What you have to do: Needed from the data below: every line from the one with "The PERT network below describes a construction" up to and including the one with "Task 2, Task", repeated exactly and with nothing else.

Given data section start

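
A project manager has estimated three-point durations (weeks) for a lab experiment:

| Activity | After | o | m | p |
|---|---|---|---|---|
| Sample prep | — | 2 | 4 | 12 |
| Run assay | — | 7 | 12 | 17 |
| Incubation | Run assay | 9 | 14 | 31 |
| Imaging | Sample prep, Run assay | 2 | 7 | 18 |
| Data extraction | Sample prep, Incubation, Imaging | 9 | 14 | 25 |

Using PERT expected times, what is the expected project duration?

te_Sample prep = (2 + 4·4 + 12)/6 = 30/6 = 5
te_Run assay = (7 + 4·12 + 17)/6 = 72/6 = 12
te_Incubation = (9 + 4·14 + 31)/6 = 96/6 = 16
te_Imaging = (2 + 4·7 + 18)/6 = 48/6 = 8
te_Data extraction = (9 + 4·14 + 25)/6 = 90/6 = 15

Forward pass:
ES_Sample prep = 0; EF_Sample prep = 5
ES_Run assay = 0; EF_Run assay = 12
ES_Incubation = 12; EF_Incubation = 12+16 = 28
ES_Imaging = max(EF_Sample prep=5, EF_Run assay=12) = 12; EF_Imaging = 12+8 = 20
ES_Data extraction = max(EF_Sample prep=5, EF_Incubation=28, EF_Imaging=20) = 28; EF_Data extraction = 28+15 = 43
Expected project duration μ = 43 weeks. Critical path: Run assay → Incubation → Data extraction.

43 weeks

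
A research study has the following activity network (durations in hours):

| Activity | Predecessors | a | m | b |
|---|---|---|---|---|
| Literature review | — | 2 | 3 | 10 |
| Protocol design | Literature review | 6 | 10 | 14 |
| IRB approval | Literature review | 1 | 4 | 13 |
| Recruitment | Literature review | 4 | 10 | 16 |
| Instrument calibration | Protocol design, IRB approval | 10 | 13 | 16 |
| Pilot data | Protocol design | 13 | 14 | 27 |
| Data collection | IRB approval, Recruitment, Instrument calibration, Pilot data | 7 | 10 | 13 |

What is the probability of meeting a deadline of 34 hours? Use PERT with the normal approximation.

te_Literature review = (2 + 4·3 + 10)/6 = 24/6 = 4; σ²_Literature review = ((10−2)/6)² = 1.778
te_Protocol design = (6 + 4·10 + 14)/6 = 60/6 = 10; σ²_Protocol design = ((14−6)/6)² = 1.778
te_IRB approval = (1 + 4·4 + 13)/6 = 30/6 = 5; σ²_IRB approval = ((13−1)/6)² = 4.000
te_Recruitment = (4 + 4·10 + 16)/6 = 60/6 = 10; σ²_Recruitment = ((16−4)/6)² = 4.000
te_Instrument calibration = (10 + 4·13 + 16)/6 = 78/6 = 13; σ²_Instrument calibration = ((16−10)/6)² = 1.000
te_Pilot data = (13 + 4·14 + 27)/6 = 96/6 = 16; σ²_Pilot data = ((27−13)/6)² = 5.444
te_Data collection = (7 + 4·10 + 13)/6 = 60/6 = 10; σ²_Data collection = ((13−7)/6)² = 1.000

Forward pass:
ES_Literature review = 0; EF_Literature review = 4
ES_Protocol design = 4; EF_Protocol design = 4+10 = 14
ES_IRB approval = 4; EF_IRB approval = 4+5 = 9
ES_Recruitment = 4; EF_Recruitment = 4+10 = 14
ES_Instrument calibration = max(EF_Protocol design=14, EF_IRB approval=9) = 14; EF_Instrument calibration = 14+13 = 27
ES_Pilot data = 14; EF_Pilot data = 14+16 = 30
ES_Data collection = max(EF_IRB approval=9, EF_Recruitment=14, EF_Instrument calibration=27, EF_Pilot data=30) = 30; EF_Data collection = 30+10 = 40
Expected project duration μ = 40 hours. Critical path: Literature review → Protocol design → Pilot data → Data collection.

Variance along critical path = 1.778 + 1.778 + 5.444 + 1.000 = 10.000; σ = √10.000 = 3.162 hours.
Z = (34 − 40) / 3.162 = -1.897
P(T ≤ 34) = Φ(-1.897) ≈ 0.029

0.029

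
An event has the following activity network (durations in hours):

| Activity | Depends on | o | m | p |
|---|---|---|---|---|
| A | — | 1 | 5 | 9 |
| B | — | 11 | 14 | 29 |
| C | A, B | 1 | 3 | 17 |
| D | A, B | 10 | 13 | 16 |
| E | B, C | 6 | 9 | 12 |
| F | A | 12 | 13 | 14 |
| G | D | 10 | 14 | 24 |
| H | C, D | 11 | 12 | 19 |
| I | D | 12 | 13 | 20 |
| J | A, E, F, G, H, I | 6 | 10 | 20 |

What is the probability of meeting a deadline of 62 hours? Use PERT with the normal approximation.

te_A = (1 + 4·5 + 9)/6 = 30/6 = 5; σ²_A = ((9−1)/6)² = 1.778
te_B = (11 + 4·14 + 29)/6 = 96/6 = 16; σ²_B = ((29−11)/6)² = 9.000
te_C = (1 + 4·3 + 17)/6 = 30/6 = 5; σ²_C = ((17−1)/6)² = 7.111
te_D = (10 + 4·13 + 16)/6 = 78/6 = 13; σ²_D = ((16−10)/6)² = 1.000
te_E = (6 + 4·9 + 12)/6 = 54/6 = 9; σ²_E = ((12−6)/6)² = 1.000
te_F = (12 + 4·13 + 14)/6 = 78/6 = 13; σ²_F = ((14−12)/6)² = 0.111
te_G = (10 + 4·14 + 24)/6 = 90/6 = 15; σ²_G = ((24−10)/6)² = 5.444
te_H = (11 + 4·12 + 19)/6 = 78/6 = 13; σ²_H = ((19−11)/6)² = 1.778
te_I = (12 + 4·13 + 20)/6 = 84/6 = 14; σ²_I = ((20−12)/6)² = 1.778
te_J = (6 + 4·10 + 20)/6 = 66/6 = 11; σ²_J = ((20−6)/6)² = 5.444

Forward pass:
ES_A = 0; EF_A = 5
ES_B = 0; EF_B = 16
ES_C = max(EF_A=5, EF_B=16) = 16; EF_C = 16+5 = 21
ES_D = max(EF_A=5, EF_B=16) = 16; EF_D = 16+13 = 29
ES_E = max(EF_B=16, EF_C=21) = 21; EF_E = 21+9 = 30
ES_F = 5; EF_F = 5+13 = 18
ES_G = 29; EF_G = 29+15 = 44
ES_H = max(EF_C=21, EF_D=29) = 29; EF_H = 29+13 = 42
ES_I = 29; EF_I = 29+14 = 43
ES_J = max(EF_A=5, EF_E=30, EF_F=18, EF_G=44, EF_H=42, EF_I=43) = 44; EF_J = 44+11 = 55
Expected project duration μ = 55 hours. Critical path: B → D → G → J.

Variance along critical path = 9.000 + 1.000 + 5.444 + 5.444 = 20.889; σ = √20.889 = 4.570 hours.
Z = (62 − 55) / 4.570 = 1.532
P(T ≤ 62) = Φ(1.532) ≈ 0.937

0.937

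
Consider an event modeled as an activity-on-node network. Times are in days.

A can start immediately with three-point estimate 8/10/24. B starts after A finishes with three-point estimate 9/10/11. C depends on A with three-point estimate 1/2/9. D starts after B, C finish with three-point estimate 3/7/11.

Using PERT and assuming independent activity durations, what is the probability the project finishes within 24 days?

te_A = (8 + 4·10 + 24)/6 = 72/6 = 12; σ²_A = ((24−8)/6)² = 7.111
te_B = (9 + 4·10 + 11)/6 = 60/6 = 10; σ²_B = ((11−9)/6)² = 0.111
te_C = (1 + 4·2 + 9)/6 = 18/6 = 3; σ²_C = ((9−1)/6)² = 1.778
te_D = (3 + 4·7 + 11)/6 = 42/6 = 7; σ²_D = ((11−3)/6)² = 1.778

Forward pass:
ES_A = 0; EF_A = 12
ES_B = 12; EF_B = 12+10 = 22
ES_C = 12; EF_C = 12+3 = 15
ES_D = max(EF_B=22, EF_C=15) = 22; EF_D = 22+7 = 29
Expected project duration μ = 29 days. Critical path: A → B → D.

Variance along critical path = 7.111 + 0.111 + 1.778 = 9.000; σ = √9.000 = 3.000 days.
Z = (24 − 29) / 3.000 = -1.667
P(T ≤ 24) = Φ(-1.667) ≈ 0.048

0.048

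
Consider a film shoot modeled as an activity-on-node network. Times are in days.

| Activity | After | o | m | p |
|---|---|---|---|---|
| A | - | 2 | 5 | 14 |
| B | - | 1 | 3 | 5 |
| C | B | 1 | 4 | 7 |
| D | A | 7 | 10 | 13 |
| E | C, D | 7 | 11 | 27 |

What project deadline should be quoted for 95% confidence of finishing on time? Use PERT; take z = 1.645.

35.6 days

te_A = (2 + 4·5 + 14)/6 = 36/6 = 6; σ²_A = ((14−2)/6)² = 4.000
te_B = (1 + 4·3 + 5)/6 = 18/6 = 3; σ²_B = ((5−1)/6)² = 0.444
te_C = (1 + 4·4 + 7)/6 = 24/6 = 4; σ²_C = ((7−1)/6)² = 1.000
te_D = (7 + 4·10 + 13)/6 = 60/6 = 10; σ²_D = ((13−7)/6)² = 1.000
te_E = (7 + 4·11 + 27)/6 = 78/6 = 13; σ²_E = ((27−7)/6)² = 11.111

Forward pass:
ES_A = 0; EF_A = 6
ES_B = 0; EF_B = 3
ES_C = 3; EF_C = 3+4 = 7
ES_D = 6; EF_D = 6+10 = 16
ES_E = max(EF_C=7, EF_D=16) = 16; EF_E = 16+13 = 29
Expected project duration μ = 29 days. Critical path: A → D → E.

Variance along critical path = 4.000 + 1.000 + 11.111 = 16.111; σ = 4.014 days.
D = μ + z·σ = 29 + 1.645·4.014 = 35.6 days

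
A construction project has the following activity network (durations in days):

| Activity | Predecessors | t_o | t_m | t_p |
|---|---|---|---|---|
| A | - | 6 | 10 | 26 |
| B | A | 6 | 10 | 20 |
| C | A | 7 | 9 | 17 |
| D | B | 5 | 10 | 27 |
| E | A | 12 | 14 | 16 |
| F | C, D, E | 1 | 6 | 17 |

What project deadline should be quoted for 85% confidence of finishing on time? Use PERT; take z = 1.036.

48.3 days

te_A = (6 + 4·10 + 26)/6 = 72/6 = 12; σ²_A = ((26−6)/6)² = 11.111
te_B = (6 + 4·10 + 20)/6 = 66/6 = 11; σ²_B = ((20−6)/6)² = 5.444
te_C = (7 + 4·9 + 17)/6 = 60/6 = 10; σ²_C = ((17−7)/6)² = 2.778
te_D = (5 + 4·10 + 27)/6 = 72/6 = 12; σ²_D = ((27−5)/6)² = 13.444
te_E = (12 + 4·14 + 16)/6 = 84/6 = 14; σ²_E = ((16−12)/6)² = 0.444
te_F = (1 + 4·6 + 17)/6 = 42/6 = 7; σ²_F = ((17−1)/6)² = 7.111

Forward pass:
ES_A = 0; EF_A = 12
ES_B = 12; EF_B = 12+11 = 23
ES_C = 12; EF_C = 12+10 = 22
ES_D = 23; EF_D = 23+12 = 35
ES_E = 12; EF_E = 12+14 = 26
ES_F = max(EF_C=22, EF_D=35, EF_E=26) = 35; EF_F = 35+7 = 42
Expected project duration μ = 42 days. Critical path: A → B → D → F.

Variance along critical path = 11.111 + 5.444 + 13.444 + 7.111 = 37.111; σ = 6.092 days.
D = μ + z·σ = 42 + 1.036·6.092 = 48.3 days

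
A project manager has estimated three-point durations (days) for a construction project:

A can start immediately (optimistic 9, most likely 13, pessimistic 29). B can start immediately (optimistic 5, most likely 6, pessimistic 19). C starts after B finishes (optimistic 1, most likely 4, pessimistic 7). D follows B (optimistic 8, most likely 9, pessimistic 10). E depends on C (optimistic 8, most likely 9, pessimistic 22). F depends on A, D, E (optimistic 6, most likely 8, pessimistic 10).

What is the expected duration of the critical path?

31 days

te_A = (9 + 4·13 + 29)/6 = 90/6 = 15
te_B = (5 + 4·6 + 19)/6 = 48/6 = 8
te_C = (1 + 4·4 + 7)/6 = 24/6 = 4
te_D = (8 + 4·9 + 10)/6 = 54/6 = 9
te_E = (8 + 4·9 + 22)/6 = 66/6 = 11
te_F = (6 + 4·8 + 10)/6 = 48/6 = 8

Forward pass:
ES_A = 0; EF_A = 15
ES_B = 0; EF_B = 8
ES_C = 8; EF_C = 8+4 = 12
ES_D = 8; EF_D = 8+9 = 17
ES_E = 12; EF_E = 12+11 = 23
ES_F = max(EF_A=15, EF_D=17, EF_E=23) = 23; EF_F = 23+8 = 31
Expected project duration μ = 31 days. Critical path: B → C → E → F.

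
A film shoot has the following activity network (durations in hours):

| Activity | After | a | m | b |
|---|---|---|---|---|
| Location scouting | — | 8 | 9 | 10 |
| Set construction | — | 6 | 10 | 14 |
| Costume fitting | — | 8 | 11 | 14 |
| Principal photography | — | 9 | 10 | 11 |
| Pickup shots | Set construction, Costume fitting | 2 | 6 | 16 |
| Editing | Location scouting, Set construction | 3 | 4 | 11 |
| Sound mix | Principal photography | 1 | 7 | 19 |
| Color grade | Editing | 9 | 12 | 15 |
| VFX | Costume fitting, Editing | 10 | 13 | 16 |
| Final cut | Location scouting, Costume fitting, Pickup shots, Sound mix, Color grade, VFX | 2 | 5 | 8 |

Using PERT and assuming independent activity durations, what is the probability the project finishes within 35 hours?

te_Location scouting = (8 + 4·9 + 10)/6 = 54/6 = 9; σ²_Location scouting = ((10−8)/6)² = 0.111
te_Set construction = (6 + 4·10 + 14)/6 = 60/6 = 10; σ²_Set construction = ((14−6)/6)² = 1.778
te_Costume fitting = (8 + 4·11 + 14)/6 = 66/6 = 11; σ²_Costume fitting = ((14−8)/6)² = 1.000
te_Principal photography = (9 + 4·10 + 11)/6 = 60/6 = 10; σ²_Principal photography = ((11−9)/6)² = 0.111
te_Pickup shots = (2 + 4·6 + 16)/6 = 42/6 = 7; σ²_Pickup shots = ((16−2)/6)² = 5.444
te_Editing = (3 + 4·4 + 11)/6 = 30/6 = 5; σ²_Editing = ((11−3)/6)² = 1.778
te_Sound mix = (1 + 4·7 + 19)/6 = 48/6 = 8; σ²_Sound mix = ((19−1)/6)² = 9.000
te_Color grade = (9 + 4·12 + 15)/6 = 72/6 = 12; σ²_Color grade = ((15−9)/6)² = 1.000
te_VFX = (10 + 4·13 + 16)/6 = 78/6 = 13; σ²_VFX = ((16−10)/6)² = 1.000
te_Final cut = (2 + 4·5 + 8)/6 = 30/6 = 5; σ²_Final cut = ((8−2)/6)² = 1.000

Forward pass:
ES_Location scouting = 0; EF_Location scouting = 9
ES_Set construction = 0; EF_Set construction = 10
ES_Costume fitting = 0; EF_Costume fitting = 11
ES_Principal photography = 0; EF_Principal photography = 10
ES_Pickup shots = max(EF_Set construction=10, EF_Costume fitting=11) = 11; EF_Pickup shots = 11+7 = 18
ES_Editing = max(EF_Location scouting=9, EF_Set construction=10) = 10; EF_Editing = 10+5 = 15
ES_Sound mix = 10; EF_Sound mix = 10+8 = 18
ES_Color grade = 15; EF_Color grade = 15+12 = 27
ES_VFX = max(EF_Costume fitting=11, EF_Editing=15) = 15; EF_VFX = 15+13 = 28
ES_Final cut = max(EF_Location scouting=9, EF_Costume fitting=11, EF_Pickup shots=18, EF_Sound mix=18, EF_Color grade=27, EF_VFX=28) = 28; EF_Final cut = 28+5 = 33
Expected project duration μ = 33 hours. Critical path: Set construction → Editing → VFX → Final cut.

Variance along critical path = 1.778 + 1.778 + 1.000 + 1.000 = 5.556; σ = √5.556 = 2.357 hours.
Z = (35 − 33) / 2.357 = 0.849
P(T ≤ 35) = Φ(0.849) ≈ 0.802

0.802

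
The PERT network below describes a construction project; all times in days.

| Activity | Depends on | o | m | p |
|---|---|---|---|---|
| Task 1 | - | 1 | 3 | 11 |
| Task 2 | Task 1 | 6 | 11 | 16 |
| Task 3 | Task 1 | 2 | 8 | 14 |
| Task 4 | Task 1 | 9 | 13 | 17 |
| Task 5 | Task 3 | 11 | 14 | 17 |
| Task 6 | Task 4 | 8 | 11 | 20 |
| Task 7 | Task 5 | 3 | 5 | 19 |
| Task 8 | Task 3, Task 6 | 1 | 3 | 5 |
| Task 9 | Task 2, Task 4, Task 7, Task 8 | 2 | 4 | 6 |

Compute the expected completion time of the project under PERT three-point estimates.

te_Task 1 = (1 + 4·3 + 11)/6 = 24/6 = 4
te_Task 2 = (6 + 4·11 + 16)/6 = 66/6 = 11
te_Task 3 = (2 + 4·8 + 14)/6 = 48/6 = 8
te_Task 4 = (9 + 4·13 + 17)/6 = 78/6 = 13
te_Task 5 = (11 + 4·14 + 17)/6 = 84/6 = 14
te_Task 6 = (8 + 4·11 + 20)/6 = 72/6 = 12
te_Task 7 = (3 + 4·5 + 19)/6 = 42/6 = 7
te_Task 8 = (1 + 4·3 + 5)/6 = 18/6 = 3
te_Task 9 = (2 + 4·4 + 6)/6 = 24/6 = 4

Forward pass:
ES_Task 1 = 0; EF_Task 1 = 4
ES_Task 2 = 4; EF_Task 2 = 4+11 = 15
ES_Task 3 = 4; EF_Task 3 = 4+8 = 12
ES_Task 4 = 4; EF_Task 4 = 4+13 = 17
ES_Task 5 = 12; EF_Task 5 = 12+14 = 26
ES_Task 6 = 17; EF_Task 6 = 17+12 = 29
ES_Task 7 = 26; EF_Task 7 = 26+7 = 33
ES_Task 8 = max(EF_Task 3=12, EF_Task 6=29) = 29; EF_Task 8 = 29+3 = 32
ES_Task 9 = max(EF_Task 2=15, EF_Task 4=17, EF_Task 7=33, EF_Task 8=32) = 33; EF_Task 9 = 33+4 = 37
Expected project duration μ = 37 days. Critical path: Task 1 → Task 3 → Task 5 → Task 7 → Task 9.

37 days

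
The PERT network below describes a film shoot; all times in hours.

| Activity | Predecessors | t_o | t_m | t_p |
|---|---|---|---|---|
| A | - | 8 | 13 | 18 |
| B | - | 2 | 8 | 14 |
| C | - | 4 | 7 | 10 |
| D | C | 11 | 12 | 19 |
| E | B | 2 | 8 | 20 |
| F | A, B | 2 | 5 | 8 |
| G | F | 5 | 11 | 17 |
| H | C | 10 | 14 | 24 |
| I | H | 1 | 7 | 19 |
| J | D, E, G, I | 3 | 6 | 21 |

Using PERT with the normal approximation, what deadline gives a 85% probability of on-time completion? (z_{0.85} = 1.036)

43.1 hours

te_A = (8 + 4·13 + 18)/6 = 78/6 = 13; σ²_A = ((18−8)/6)² = 2.778
te_B = (2 + 4·8 + 14)/6 = 48/6 = 8; σ²_B = ((14−2)/6)² = 4.000
te_C = (4 + 4·7 + 10)/6 = 42/6 = 7; σ²_C = ((10−4)/6)² = 1.000
te_D = (11 + 4·12 + 19)/6 = 78/6 = 13; σ²_D = ((19−11)/6)² = 1.778
te_E = (2 + 4·8 + 20)/6 = 54/6 = 9; σ²_E = ((20−2)/6)² = 9.000
te_F = (2 + 4·5 + 8)/6 = 30/6 = 5; σ²_F = ((8−2)/6)² = 1.000
te_G = (5 + 4·11 + 17)/6 = 66/6 = 11; σ²_G = ((17−5)/6)² = 4.000
te_H = (10 + 4·14 + 24)/6 = 90/6 = 15; σ²_H = ((24−10)/6)² = 5.444
te_I = (1 + 4·7 + 19)/6 = 48/6 = 8; σ²_I = ((19−1)/6)² = 9.000
te_J = (3 + 4·6 + 21)/6 = 48/6 = 8; σ²_J = ((21−3)/6)² = 9.000

Forward pass:
ES_A = 0; EF_A = 13
ES_B = 0; EF_B = 8
ES_C = 0; EF_C = 7
ES_D = 7; EF_D = 7+13 = 20
ES_E = 8; EF_E = 8+9 = 17
ES_F = max(EF_A=13, EF_B=8) = 13; EF_F = 13+5 = 18
ES_G = 18; EF_G = 18+11 = 29
ES_H = 7; EF_H = 7+15 = 22
ES_I = 22; EF_I = 22+8 = 30
ES_J = max(EF_D=20, EF_E=17, EF_G=29, EF_I=30) = 30; EF_J = 30+8 = 38
Expected project duration μ = 38 hours. Critical path: C → H → I → J.

Variance along critical path = 1.000 + 5.444 + 9.000 + 9.000 = 24.444; σ = 4.944 hours.
D = μ + z·σ = 38 + 1.036·4.944 = 43.1 hours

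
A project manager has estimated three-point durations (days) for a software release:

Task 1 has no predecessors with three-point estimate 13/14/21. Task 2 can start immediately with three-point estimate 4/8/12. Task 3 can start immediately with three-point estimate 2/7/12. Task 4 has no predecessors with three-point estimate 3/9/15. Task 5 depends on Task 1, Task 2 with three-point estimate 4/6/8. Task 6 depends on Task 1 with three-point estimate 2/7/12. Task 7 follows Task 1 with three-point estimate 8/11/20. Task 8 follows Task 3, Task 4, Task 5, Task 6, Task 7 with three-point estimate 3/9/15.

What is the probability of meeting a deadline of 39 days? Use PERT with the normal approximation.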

Given data section end

Exercise result:
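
The PERT network below describes a construction project; all times in days.

| Activity | Depends on | o | m | p |
|---|---|---|---|---|
| Task 1 | - | 1 | 3 | 11 |
| Task 2 | Task 1 | 6 | 11 | 16 |
| Task 3 | Task 1 | 2 | 8 | 14 |
| Task 4 | Task 1 | 9 | 13 | 17 |
| Task 5 | Task 3 | 11 | 14 | 17 |
| Task 6 | Task 4 | 8 | 11 | 20 |
| Task 7 | Task 5 | 3 | 5 | 19 |
| Task 8 | Task 3, Task 6 | 1 | 3 | 5 |
| Task 9 | Task 2, Task 4, Task 7, Task 8 | 2 | 4 | 6 |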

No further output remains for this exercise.